-- Supplied data follows --
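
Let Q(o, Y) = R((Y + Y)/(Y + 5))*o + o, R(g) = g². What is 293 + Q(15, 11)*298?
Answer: 422851/32 ≈ 13214.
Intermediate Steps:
Q(o, Y) = o + 4*o*Y²/(5 + Y)² (Q(o, Y) = ((Y + Y)/(Y + 5))²*o + o = ((2*Y)/(5 + Y))²*o + o = (2*Y/(5 + Y))²*o + o = (4*Y²/(5 + Y)²)*o + o = 4*o*Y²/(5 + Y)² + o = o + 4*o*Y²/(5 + Y)²)
293 + Q(15, 11)*298 = 293 + (15 + 4*15*11²/(5 + 11)²)*298 = 293 + (15 + 4*15*121/16²)*298 = 293 + (15 + 4*15*121*(1/256))*298 = 293 + (15 + 1815/64)*298 = 293 + (2775/64)*298 = 293 + 413475/32 = 422851/32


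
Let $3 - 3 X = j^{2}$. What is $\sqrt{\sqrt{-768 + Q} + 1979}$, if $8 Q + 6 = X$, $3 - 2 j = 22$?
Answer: $\frac{\sqrt{284976 + 6 i \sqrt{444894}}}{12} \approx 44.487 + 0.31236 i$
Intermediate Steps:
$j = - \frac{19}{2}$ ($j = \frac{3}{2} - 11 = - \frac{19}{2} \approx -9.5$)
$X = - \frac{349}{12}$ ($X = 1 - \frac{\left(- \frac{19}{2}\right)^{2}}{3} = 1 - \frac{361}{12} = - \frac{349}{12} \approx -29.083$)
$Q = - \frac{421}{96}$ ($Q = - \frac{3}{4} + \frac{1}{8} \left(- \frac{349}{12}\right) = - \frac{3}{4} - \frac{349}{96} = - \frac{421}{96} \approx -4.3854$)
$\sqrt{\sqrt{-768 + Q} + 1979} = \sqrt{\sqrt{-768 - \frac{421}{96}} + 1979} = \sqrt{\sqrt{- \frac{74149}{96}} + 1979} = \sqrt{\frac{i \sqrt{444894}}{24} + 1979} = \sqrt{1979 + \frac{i \sqrt{444894}}{24}}$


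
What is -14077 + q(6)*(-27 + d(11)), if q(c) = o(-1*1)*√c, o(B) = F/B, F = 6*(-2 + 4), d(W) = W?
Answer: -14077 + 192*√6 ≈ -13607.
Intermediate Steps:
F = 12 (F = 6*2 = 12)
o(B) = 12/B
q(c) = -12*√c (q(c) = (12/((-1*1)))*√c = (12/(-1))*√c = (12*(-1))*√c = -12*√c)
-14077 + q(6)*(-27 + d(11)) = -14077 + (-12*√6)*(-27 + 11) = -14077 - 12*√6*(-16) = -14077 + 192*√6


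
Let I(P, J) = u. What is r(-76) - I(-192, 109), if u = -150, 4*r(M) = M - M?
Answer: 150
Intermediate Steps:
r(M) = 0 (r(M) = (M - M)/4 = (¼)*0 = 0)
I(P, J) = -150
r(-76) - I(-192, 109) = 0 - 1*(-150) = 0 + 150 = 150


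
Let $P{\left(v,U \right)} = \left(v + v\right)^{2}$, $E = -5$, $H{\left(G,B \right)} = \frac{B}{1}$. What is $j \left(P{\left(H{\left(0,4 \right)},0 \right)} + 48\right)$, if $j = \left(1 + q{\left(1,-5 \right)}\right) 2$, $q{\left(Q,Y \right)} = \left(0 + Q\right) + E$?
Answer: $-672$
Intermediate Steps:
$H{\left(G,B \right)} = B$ ($H{\left(G,B \right)} = B 1 = B$)
$q{\left(Q,Y \right)} = -5 + Q$ ($q{\left(Q,Y \right)} = \left(0 + Q\right) - 5 = Q - 5 = -5 + Q$)
$P{\left(v,U \right)} = 4 v^{2}$ ($P{\left(v,U \right)} = \left(2 v\right)^{2} = 4 v^{2}$)
$j = -6$ ($j = \left(1 + \left(-5 + 1\right)\right) 2 = \left(1 - 4\right) 2 = \left(-3\right) 2 = -6$)
$j \left(P{\left(H{\left(0,4 \right)},0 \right)} + 48\right) = - 6 \left(4 \cdot 4^{2} + 48\right) = - 6 \left(4 \cdot 16 + 48\right) = - 6 \left(64 + 48\right) = \left(-6\right) 112 = -672$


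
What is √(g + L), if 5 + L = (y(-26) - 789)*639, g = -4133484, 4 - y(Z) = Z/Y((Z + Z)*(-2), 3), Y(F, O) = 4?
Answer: I*√18523802/2 ≈ 2152.0*I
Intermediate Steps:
y(Z) = 4 - Z/4
L = -994933/2 (L = -5 + ((4 - ¼*(-26)) - 789)*639 = -5 + ((4 + 13/2) - 789)*639 = -5 + (21/2 - 789)*639 = -5 - 1557/2*639 = -5 - 994923/2 = -994933/2 ≈ -4.9747e+5)
√(g + L) = √(-4133484 - 994933/2) = √(-9261901/2) = I*√18523802/2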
-- Supplied data concluded --
Action item: Return every line in the listing that contains the word "Answer".

Problem solution:
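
Answer: 422851/32 ≈ 13214.
Answer: $\frac{\sqrt{284976 + 6 i \sqrt{444894}}}{12} \approx 44.487 + 0.31236 i$
Answer: -14077 + 192*√6 ≈ -13607.
Answer: 150
Answer: $-672$
Answer: I*√18523802/2 ≈ 2152.0*I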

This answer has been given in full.